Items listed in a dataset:
● ● ● ● ● ● ●

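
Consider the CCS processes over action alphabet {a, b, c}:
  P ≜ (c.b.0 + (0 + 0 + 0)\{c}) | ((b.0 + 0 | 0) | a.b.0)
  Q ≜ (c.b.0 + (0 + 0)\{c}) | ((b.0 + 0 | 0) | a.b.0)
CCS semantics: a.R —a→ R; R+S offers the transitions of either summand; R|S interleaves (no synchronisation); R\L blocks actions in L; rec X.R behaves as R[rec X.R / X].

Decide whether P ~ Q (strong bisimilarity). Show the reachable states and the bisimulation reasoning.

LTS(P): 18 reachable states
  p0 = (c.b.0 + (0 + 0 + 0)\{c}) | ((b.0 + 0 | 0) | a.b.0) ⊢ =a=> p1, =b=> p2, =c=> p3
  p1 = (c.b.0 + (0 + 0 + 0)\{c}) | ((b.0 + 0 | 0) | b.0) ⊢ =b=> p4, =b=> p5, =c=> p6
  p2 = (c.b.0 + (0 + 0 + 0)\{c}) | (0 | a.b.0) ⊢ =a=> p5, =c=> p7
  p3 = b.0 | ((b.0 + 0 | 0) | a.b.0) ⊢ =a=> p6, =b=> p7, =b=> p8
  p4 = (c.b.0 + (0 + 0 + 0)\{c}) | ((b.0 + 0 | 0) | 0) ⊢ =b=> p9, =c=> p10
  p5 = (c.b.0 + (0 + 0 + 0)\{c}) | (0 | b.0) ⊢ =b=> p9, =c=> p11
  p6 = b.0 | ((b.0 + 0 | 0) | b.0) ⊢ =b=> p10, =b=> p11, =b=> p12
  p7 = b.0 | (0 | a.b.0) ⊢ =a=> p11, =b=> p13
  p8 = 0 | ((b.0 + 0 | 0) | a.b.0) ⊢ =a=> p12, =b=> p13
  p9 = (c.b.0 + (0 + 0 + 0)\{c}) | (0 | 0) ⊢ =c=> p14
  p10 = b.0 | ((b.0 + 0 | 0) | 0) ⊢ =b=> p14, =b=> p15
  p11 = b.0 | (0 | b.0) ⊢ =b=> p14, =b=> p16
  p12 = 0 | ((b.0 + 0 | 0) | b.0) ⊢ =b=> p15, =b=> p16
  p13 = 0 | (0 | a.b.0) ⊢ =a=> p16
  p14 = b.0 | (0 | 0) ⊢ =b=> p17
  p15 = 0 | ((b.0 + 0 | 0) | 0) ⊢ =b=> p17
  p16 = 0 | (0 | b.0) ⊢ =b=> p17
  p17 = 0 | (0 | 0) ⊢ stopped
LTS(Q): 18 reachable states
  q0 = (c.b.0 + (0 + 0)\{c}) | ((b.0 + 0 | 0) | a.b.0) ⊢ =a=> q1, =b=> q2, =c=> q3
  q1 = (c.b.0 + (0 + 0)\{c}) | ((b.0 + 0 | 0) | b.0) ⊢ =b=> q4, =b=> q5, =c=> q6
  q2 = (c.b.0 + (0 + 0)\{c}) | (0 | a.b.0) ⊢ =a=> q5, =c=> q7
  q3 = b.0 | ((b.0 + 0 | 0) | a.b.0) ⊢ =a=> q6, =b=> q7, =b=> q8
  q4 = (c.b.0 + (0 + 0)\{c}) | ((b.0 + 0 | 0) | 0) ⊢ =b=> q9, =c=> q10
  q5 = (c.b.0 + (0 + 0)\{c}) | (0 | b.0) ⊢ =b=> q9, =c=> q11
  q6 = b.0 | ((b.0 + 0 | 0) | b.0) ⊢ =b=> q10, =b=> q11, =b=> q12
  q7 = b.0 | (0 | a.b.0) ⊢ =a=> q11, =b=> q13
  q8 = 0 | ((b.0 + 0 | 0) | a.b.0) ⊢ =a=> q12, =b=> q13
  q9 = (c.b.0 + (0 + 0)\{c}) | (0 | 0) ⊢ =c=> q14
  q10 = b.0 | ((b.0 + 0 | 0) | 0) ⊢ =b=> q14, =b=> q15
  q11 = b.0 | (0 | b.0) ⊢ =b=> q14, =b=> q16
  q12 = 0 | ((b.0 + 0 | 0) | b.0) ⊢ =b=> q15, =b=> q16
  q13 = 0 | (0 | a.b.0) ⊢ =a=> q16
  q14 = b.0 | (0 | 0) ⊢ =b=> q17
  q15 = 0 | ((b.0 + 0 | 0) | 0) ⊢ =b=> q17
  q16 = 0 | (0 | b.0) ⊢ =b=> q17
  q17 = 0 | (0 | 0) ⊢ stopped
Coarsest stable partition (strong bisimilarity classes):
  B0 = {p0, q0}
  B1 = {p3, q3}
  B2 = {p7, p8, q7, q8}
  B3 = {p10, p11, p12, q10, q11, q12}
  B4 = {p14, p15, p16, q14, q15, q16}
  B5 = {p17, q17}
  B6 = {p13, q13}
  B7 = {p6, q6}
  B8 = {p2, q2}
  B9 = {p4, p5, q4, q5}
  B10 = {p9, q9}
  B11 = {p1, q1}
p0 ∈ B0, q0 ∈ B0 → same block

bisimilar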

● ● ● ● ● ● ●

What needs to be done |
With the line holding "Q ≜ (c.b.0 + (0" as the first and the line holding "CCS semantics: a.R" as the last, set down that range of the entries above exactly, and nothing else.

Solution for this task |
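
  Q ≜ (c.b.0 + (0 + 0)\{c}) | ((b.0 + 0 | 0) | a.b.0)
CCS semantics: a.R —a→ R; R+S offers the transitions of either summand; R|S interleaves (no synchronisation); R\L blocks actions in L; rec X.R behaves as R[rec X.R / X].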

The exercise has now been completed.